Required work: Find the line containing "Compute the expected number of goals" in the material below; copy that line and all following lines exactly.

==== Dataset

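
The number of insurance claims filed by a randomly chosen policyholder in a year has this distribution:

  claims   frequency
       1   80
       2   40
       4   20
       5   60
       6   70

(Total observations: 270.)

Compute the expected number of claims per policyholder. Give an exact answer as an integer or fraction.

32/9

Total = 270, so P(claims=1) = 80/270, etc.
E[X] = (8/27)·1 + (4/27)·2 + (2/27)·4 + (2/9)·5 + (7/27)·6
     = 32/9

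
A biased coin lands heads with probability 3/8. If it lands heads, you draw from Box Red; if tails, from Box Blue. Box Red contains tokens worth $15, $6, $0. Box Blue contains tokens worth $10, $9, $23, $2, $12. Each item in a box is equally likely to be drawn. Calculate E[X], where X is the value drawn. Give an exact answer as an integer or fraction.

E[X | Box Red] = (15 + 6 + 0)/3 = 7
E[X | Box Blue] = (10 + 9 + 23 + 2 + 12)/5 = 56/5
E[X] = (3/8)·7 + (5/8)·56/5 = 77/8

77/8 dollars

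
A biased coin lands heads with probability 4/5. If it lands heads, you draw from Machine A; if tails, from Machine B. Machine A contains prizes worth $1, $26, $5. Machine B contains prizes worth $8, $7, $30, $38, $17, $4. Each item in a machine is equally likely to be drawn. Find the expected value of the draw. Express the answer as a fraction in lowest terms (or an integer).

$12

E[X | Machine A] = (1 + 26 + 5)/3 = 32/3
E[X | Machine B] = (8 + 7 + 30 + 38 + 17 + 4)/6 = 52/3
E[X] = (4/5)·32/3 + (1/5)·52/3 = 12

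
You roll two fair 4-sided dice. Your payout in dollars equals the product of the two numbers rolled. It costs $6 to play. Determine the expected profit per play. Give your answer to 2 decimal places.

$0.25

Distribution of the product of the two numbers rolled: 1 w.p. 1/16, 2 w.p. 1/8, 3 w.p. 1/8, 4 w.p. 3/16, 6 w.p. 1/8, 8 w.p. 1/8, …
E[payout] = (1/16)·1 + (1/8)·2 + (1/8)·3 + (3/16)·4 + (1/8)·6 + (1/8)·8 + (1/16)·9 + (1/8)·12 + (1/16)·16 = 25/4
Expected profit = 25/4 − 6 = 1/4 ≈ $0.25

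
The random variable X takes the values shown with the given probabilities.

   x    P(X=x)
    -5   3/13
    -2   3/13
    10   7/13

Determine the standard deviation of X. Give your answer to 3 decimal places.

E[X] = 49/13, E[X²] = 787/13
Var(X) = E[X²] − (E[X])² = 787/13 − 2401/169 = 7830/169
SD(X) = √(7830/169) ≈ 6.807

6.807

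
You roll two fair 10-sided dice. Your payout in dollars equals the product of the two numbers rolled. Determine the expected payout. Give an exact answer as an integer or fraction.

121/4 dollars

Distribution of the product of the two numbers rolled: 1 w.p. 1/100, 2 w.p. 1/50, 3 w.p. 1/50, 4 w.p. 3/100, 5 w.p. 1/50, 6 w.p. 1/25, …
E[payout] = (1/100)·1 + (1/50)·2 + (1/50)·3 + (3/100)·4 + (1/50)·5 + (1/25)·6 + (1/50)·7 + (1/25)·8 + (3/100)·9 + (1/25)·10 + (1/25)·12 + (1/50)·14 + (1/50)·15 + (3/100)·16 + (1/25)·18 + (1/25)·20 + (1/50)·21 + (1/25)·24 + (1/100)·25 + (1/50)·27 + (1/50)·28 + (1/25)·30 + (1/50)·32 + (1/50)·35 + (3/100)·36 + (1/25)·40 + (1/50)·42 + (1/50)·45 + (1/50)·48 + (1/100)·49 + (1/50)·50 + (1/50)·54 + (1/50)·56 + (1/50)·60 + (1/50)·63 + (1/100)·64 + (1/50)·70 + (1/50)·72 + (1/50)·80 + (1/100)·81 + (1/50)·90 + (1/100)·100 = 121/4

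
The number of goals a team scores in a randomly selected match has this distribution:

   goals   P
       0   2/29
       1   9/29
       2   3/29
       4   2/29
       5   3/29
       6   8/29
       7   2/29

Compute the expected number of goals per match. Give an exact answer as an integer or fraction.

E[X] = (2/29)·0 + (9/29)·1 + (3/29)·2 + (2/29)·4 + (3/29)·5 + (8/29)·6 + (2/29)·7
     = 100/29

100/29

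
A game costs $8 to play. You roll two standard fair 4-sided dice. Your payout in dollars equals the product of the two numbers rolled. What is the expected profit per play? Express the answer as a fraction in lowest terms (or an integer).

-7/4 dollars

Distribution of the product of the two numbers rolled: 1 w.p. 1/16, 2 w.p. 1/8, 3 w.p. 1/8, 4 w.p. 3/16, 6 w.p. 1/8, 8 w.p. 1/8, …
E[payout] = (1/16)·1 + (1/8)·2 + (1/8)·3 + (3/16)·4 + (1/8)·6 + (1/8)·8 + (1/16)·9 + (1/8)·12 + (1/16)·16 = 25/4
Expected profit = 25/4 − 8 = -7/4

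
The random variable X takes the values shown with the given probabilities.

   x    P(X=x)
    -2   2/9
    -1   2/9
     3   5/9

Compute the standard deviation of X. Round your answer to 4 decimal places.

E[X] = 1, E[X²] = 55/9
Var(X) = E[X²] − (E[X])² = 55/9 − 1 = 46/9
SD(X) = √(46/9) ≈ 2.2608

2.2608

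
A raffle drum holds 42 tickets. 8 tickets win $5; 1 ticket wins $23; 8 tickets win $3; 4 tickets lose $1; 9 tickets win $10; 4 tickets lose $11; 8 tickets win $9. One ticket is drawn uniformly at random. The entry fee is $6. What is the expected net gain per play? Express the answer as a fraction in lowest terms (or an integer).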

========

Written answer:
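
Compute the expected number of goals per match. Give an exact answer as an integer or fraction.

E[X] = (2/29)·0 + (9/29)·1 + (3/29)·2 + (2/29)·4 + (3/29)·5 + (8/29)·6 + (2/29)·7
     = 100/29

100/29

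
A game costs $8 to play. You roll two standard fair 4-sided dice. Your payout in dollars equals the product of the two numbers rolled. What is the expected profit per play? Express the answer as a fraction in lowest terms (or an integer).

-7/4 dollars

Distribution of the product of the two numbers rolled: 1 w.p. 1/16, 2 w.p. 1/8, 3 w.p. 1/8, 4 w.p. 3/16, 6 w.p. 1/8, 8 w.p. 1/8, …
E[payout] = (1/16)·1 + (1/8)·2 + (1/8)·3 + (3/16)·4 + (1/8)·6 + (1/8)·8 + (1/16)·9 + (1/8)·12 + (1/16)·16 = 25/4
Expected profit = 25/4 − 8 = -7/4

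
The random variable X takes the values shown with the given probabilities.

   x    P(X=x)
    -2   2/9
    -1   2/9
     3   5/9

Compute the standard deviation of X. Round your answer to 4 decimal places.

E[X] = 1, E[X²] = 55/9
Var(X) = E[X²] − (E[X])² = 55/9 − 1 = 46/9
SD(X) = √(46/9) ≈ 2.2608

2.2608

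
A raffle drum holds 42 tickets. 8 tickets win $5; 1 ticket wins $23; 8 tickets win $3; 4 tickets lose $1; 9 tickets win $10; 4 tickets lose $11; 8 tickets win $9. One ticket is drawn uniformly at random. The entry fee is $6. What is the expected net gain per play? Express the answer as a fraction in lowest terms (or an integer).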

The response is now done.